------ Supplied records

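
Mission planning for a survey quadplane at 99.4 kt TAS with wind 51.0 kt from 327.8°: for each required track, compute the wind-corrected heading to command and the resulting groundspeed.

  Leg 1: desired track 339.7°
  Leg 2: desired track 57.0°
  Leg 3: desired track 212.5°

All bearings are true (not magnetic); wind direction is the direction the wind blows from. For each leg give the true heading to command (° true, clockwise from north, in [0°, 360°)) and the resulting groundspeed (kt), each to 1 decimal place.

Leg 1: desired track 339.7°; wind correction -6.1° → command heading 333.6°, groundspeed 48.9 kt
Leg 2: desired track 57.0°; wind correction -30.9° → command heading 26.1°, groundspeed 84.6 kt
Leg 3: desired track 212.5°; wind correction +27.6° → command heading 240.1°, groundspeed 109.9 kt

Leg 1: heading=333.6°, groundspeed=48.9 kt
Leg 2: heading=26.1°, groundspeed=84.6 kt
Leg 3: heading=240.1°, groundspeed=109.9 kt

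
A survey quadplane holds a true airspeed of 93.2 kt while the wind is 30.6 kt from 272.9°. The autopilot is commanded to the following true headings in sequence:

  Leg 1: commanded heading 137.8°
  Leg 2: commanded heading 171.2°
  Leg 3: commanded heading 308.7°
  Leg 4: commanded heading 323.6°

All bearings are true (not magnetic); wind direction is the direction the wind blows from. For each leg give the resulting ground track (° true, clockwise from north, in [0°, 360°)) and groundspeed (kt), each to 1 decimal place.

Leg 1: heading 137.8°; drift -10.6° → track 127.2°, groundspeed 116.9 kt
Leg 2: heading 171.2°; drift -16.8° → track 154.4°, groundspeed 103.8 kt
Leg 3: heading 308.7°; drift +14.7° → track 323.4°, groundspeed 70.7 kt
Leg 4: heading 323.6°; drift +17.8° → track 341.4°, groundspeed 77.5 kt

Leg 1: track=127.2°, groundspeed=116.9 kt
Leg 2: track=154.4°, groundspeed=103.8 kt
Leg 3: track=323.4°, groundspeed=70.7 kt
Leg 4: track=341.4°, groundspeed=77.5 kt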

------------

Work instructions:
Copy out the entries. Change nothing.

Written answer:
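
Mission planning for a survey quadplane at 99.4 kt TAS with wind 51.0 kt from 327.8°: for each required track, compute the wind-corrected heading to command and the resulting groundspeed.

  Leg 1: desired track 339.7°
  Leg 2: desired track 57.0°
  Leg 3: desired track 212.5°

All bearings are true (not magnetic); wind direction is the direction the wind blows from. For each leg give the true heading to command (° true, clockwise from north, in [0°, 360°)) and the resulting groundspeed (kt), each to 1 decimal place.

Leg 1: desired track 339.7°; wind correction -6.1° → command heading 333.6°, groundspeed 48.9 kt
Leg 2: desired track 57.0°; wind correction -30.9° → command heading 26.1°, groundspeed 84.6 kt
Leg 3: desired track 212.5°; wind correction +27.6° → command heading 240.1°, groundspeed 109.9 kt

Leg 1: heading=333.6°, groundspeed=48.9 kt
Leg 2: heading=26.1°, groundspeed=84.6 kt
Leg 3: heading=240.1°, groundspeed=109.9 kt

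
A survey quadplane holds a true airspeed of 93.2 kt while the wind is 30.6 kt from 272.9°. The autopilot is commanded to the following true headings in sequence:

  Leg 1: commanded heading 137.8°
  Leg 2: commanded heading 171.2°
  Leg 3: commanded heading 308.7°
  Leg 4: commanded heading 323.6°

All bearings are true (not magnetic); wind direction is the direction the wind blows from. For each leg give the resulting ground track (° true, clockwise from north, in [0°, 360°)) and groundspeed (kt), each to 1 decimal place.

Leg 1: heading 137.8°; drift -10.6° → track 127.2°, groundspeed 116.9 kt
Leg 2: heading 171.2°; drift -16.8° → track 154.4°, groundspeed 103.8 kt
Leg 3: heading 308.7°; drift +14.7° → track 323.4°, groundspeed 70.7 kt
Leg 4: heading 323.6°; drift +17.8° → track 341.4°, groundspeed 77.5 kt

Leg 1: track=127.2°, groundspeed=116.9 kt
Leg 2: track=154.4°, groundspeed=103.8 kt
Leg 3: track=323.4°, groundspeed=70.7 kt
Leg 4: track=341.4°, groundspeed=77.5 kt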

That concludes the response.